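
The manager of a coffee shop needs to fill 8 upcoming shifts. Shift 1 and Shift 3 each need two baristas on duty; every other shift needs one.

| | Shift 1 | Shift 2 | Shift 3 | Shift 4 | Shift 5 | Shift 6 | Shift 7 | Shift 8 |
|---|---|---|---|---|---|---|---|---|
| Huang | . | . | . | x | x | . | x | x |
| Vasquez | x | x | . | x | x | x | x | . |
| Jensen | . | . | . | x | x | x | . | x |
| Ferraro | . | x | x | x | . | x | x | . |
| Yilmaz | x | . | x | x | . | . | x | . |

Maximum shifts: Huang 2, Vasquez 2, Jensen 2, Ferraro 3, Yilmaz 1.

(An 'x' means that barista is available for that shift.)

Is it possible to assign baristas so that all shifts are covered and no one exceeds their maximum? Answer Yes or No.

No

Total capacity is 10 and 10 slots are needed, so capacity alone doesn't rule it out.
Shifts {Shift 1, Shift 3} need 4 worker-slots in total, but the baristas available for any of those shifts (Vasquez, Ferraro, and Yilmaz) can supply at most 3 among them. So no valid schedule exists.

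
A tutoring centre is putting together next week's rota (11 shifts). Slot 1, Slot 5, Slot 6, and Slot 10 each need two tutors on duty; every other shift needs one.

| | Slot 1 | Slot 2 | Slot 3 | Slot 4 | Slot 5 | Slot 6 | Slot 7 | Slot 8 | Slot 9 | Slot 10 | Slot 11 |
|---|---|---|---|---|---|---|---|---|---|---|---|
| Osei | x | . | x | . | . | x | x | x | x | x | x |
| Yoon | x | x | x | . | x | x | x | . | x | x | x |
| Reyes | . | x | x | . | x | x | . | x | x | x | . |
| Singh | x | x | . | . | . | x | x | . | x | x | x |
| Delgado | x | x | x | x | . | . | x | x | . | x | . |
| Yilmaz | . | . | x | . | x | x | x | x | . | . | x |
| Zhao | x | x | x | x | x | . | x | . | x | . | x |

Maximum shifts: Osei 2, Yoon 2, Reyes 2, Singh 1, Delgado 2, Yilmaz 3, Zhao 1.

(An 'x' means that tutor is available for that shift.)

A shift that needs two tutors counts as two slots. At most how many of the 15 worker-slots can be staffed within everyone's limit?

Total capacity across all tutors is 2+2+2+1+2+3+1 = 13, and 15 slots are needed, so at most 13 can be filled.
An assignment achieving 13: Slot 1→Osei+Yoon, Slot 2→Reyes, Slot 3→Yilmaz, Slot 4→Delgado, Slot 5→Yoon+Reyes, Slot 6→Singh+Yilmaz, Slot 8→Osei, Slot 9→Zhao, Slot 10→Delgado, Slot 11→Yilmaz.
Loads: Osei 2/2, Yoon 2/2, Reyes 2/2, Singh 1/1, Delgado 2/2, Yilmaz 3/3, Zhao 1/1.

13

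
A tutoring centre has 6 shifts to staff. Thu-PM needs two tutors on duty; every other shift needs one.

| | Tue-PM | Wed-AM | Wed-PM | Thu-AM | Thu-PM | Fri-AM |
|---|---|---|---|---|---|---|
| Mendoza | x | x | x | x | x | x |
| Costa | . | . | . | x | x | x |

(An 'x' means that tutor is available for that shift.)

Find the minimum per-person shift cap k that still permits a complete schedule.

4

With 2 tutors and 7 worker-slots to fill, someone must work at least ⌈7/2⌉ = 4 shifts, so k ≥ 4.
k = 4 works: Tue-PM→Mendoza, Wed-AM→Mendoza, Wed-PM→Mendoza, Thu-AM→Costa, Thu-PM→Mendoza+Costa, Fri-AM→Costa.
Loads: Mendoza 4, Costa 3 — all ≤ 4.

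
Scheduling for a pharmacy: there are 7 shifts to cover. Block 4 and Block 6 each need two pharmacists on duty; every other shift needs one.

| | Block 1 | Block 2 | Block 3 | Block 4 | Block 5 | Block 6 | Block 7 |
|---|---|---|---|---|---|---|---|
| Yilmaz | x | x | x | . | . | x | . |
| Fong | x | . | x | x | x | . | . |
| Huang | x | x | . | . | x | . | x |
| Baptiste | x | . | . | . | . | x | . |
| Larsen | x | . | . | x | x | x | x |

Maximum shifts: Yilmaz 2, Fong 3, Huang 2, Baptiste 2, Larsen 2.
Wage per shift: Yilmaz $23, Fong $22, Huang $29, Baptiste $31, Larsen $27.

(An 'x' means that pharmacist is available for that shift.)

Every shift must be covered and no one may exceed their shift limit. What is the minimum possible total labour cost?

$224

Block 4 can only be covered by Fong and Larsen, so that assignment is forced.
Picking the cheapest available pharmacist for each shift independently would cost $215, but that ignores the shift limits.
An optimal schedule: Block 1→Huang, Block 2→Yilmaz, Block 3→Fong, Block 4→Fong+Larsen, Block 5→Fong, Block 6→Yilmaz+Larsen, Block 7→Huang.
Total: 29 + 23 + 22 + 22 + 27 + 22 + 23 + 27 + 29 = $224.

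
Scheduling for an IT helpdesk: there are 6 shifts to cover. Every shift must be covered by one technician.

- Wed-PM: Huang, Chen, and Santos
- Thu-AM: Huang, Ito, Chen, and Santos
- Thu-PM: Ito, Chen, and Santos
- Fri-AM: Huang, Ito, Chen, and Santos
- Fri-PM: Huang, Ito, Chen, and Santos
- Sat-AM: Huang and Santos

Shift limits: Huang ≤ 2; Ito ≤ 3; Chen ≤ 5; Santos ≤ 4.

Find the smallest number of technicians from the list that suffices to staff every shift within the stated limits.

2

6 slots to fill and no one can take more than 5, so at least ⌈6/5⌉ = 2 technicians are needed.
Huang and Chen alone can cover everything: Wed-PM→Huang, Thu-AM→Chen, Thu-PM→Chen, Fri-AM→Chen, Fri-PM→Chen, Sat-AM→Huang.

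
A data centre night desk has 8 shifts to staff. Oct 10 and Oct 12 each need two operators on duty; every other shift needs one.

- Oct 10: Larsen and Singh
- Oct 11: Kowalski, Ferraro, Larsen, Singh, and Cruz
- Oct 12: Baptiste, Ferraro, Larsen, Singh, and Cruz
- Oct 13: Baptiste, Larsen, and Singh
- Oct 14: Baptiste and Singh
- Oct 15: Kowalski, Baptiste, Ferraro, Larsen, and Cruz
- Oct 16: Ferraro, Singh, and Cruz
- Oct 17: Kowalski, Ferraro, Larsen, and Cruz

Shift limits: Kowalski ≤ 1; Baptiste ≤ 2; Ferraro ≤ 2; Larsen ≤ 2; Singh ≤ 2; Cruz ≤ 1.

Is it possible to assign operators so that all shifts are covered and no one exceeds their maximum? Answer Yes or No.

Oct 10 can only be covered by Larsen and Singh, so that assignment is forced.
One valid schedule: Oct 10→Larsen+Singh, Oct 11→Ferraro, Oct 12→Singh+Cruz, Oct 13→Baptiste, Oct 14→Baptiste, Oct 15→Larsen, Oct 16→Ferraro, Oct 17→Kowalski.
Loads: Kowalski 1/1, Baptiste 2/2, Ferraro 2/2, Larsen 2/2, Singh 2/2, Cruz 1/1 — all within limits.

Yes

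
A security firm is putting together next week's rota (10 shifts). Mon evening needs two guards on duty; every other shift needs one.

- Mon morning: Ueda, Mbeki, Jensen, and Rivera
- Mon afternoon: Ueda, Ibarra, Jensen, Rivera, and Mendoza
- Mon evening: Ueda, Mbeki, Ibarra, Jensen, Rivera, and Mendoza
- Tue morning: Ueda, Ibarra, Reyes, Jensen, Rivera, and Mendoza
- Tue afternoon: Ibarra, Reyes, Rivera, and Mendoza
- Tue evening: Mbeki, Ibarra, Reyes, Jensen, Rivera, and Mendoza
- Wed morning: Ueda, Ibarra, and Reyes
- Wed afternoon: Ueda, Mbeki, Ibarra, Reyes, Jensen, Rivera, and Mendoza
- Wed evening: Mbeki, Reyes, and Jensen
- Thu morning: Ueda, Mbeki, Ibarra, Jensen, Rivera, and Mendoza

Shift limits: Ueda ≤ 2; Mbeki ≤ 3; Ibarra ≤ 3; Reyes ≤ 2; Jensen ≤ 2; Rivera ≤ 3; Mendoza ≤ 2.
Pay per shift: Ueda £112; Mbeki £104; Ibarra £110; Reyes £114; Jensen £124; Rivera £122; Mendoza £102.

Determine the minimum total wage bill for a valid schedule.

£1184

Picking the cheapest available guard for each shift independently would cost £1136, but that ignores the shift limits.
An optimal schedule: Mon morning→Mbeki, Mon afternoon→Mendoza, Mon evening→Ibarra+Ueda, Tue morning→Ibarra, Tue afternoon→Mendoza, Tue evening→Mbeki, Wed morning→Ibarra, Wed afternoon→Reyes, Wed evening→Mbeki, Thu morning→Ueda.
Total: 104 + 102 + 110 + 112 + 110 + 102 + 104 + 110 + 114 + 104 + 112 = £1184.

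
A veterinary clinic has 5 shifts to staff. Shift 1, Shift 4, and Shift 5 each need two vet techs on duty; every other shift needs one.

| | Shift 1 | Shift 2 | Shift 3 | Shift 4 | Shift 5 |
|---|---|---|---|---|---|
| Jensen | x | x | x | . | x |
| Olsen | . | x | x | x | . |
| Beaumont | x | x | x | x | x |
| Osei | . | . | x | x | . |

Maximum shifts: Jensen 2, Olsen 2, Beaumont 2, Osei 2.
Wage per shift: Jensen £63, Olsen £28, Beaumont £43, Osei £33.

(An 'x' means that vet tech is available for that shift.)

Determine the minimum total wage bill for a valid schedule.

£334

Shift 1 can only be covered by Jensen and Beaumont, so that assignment is forced.
Shift 5 can only be covered by Jensen and Beaumont, so that assignment is forced.
Picking the cheapest available vet tech for each shift independently would cost £329, but that ignores the shift limits.
An optimal schedule: Shift 1→Jensen+Beaumont, Shift 2→Olsen, Shift 3→Osei, Shift 4→Olsen+Osei, Shift 5→Jensen+Beaumont.
Total: 63 + 43 + 28 + 33 + 28 + 33 + 63 + 43 = £334.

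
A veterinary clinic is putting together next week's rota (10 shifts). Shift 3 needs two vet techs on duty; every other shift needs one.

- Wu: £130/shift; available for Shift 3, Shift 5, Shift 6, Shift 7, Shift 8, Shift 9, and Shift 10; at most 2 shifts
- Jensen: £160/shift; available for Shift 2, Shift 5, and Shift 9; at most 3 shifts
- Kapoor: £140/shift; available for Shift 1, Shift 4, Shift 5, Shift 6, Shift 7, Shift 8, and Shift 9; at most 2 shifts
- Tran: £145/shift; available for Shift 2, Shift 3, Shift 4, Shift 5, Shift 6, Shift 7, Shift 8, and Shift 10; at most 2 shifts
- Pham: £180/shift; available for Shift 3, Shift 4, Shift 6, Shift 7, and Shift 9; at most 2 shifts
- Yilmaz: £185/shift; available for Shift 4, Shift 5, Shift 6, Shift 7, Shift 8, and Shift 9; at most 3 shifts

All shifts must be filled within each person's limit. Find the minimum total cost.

Shift 1 can only be covered by Kapoor, so that assignment is forced.
Picking the cheapest available vet tech for each shift independently would cost £1480, but that ignores the shift limits.
An optimal schedule: Shift 1→Kapoor, Shift 2→Jensen, Shift 3→Wu+Tran, Shift 4→Kapoor, Shift 5→Jensen, Shift 6→Pham, Shift 7→Pham, Shift 8→Tran, Shift 9→Jensen, Shift 10→Wu.
Total: 140 + 160 + 130 + 145 + 140 + 160 + 180 + 180 + 145 + 160 + 130 = £1670.

£1670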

_Assignment:_ Output exactly, and only, the lines running from the one that contains "- Tran: £145/shift;" through the last line of the entries above.

_Result for this exercise:_
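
- Tran: £145/shift; available for Shift 2, Shift 3, Shift 4, Shift 5, Shift 6, Shift 7, Shift 8, and Shift 10; at most 2 shifts
- Pham: £180/shift; available for Shift 3, Shift 4, Shift 6, Shift 7, and Shift 9; at most 2 shifts
- Yilmaz: £185/shift; available for Shift 4, Shift 5, Shift 6, Shift 7, Shift 8, and Shift 9; at most 3 shifts

All shifts must be filled within each person's limit. Find the minimum total cost.

Shift 1 can only be covered by Kapoor, so that assignment is forced.
Picking the cheapest available vet tech for each shift independently would cost £1480, but that ignores the shift limits.
An optimal schedule: Shift 1→Kapoor, Shift 2→Jensen, Shift 3→Wu+Tran, Shift 4→Kapoor, Shift 5→Jensen, Shift 6→Pham, Shift 7→Pham, Shift 8→Tran, Shift 9→Jensen, Shift 10→Wu.
Total: 140 + 160 + 130 + 145 + 140 + 160 + 180 + 180 + 145 + 160 + 130 = £1670.

£1670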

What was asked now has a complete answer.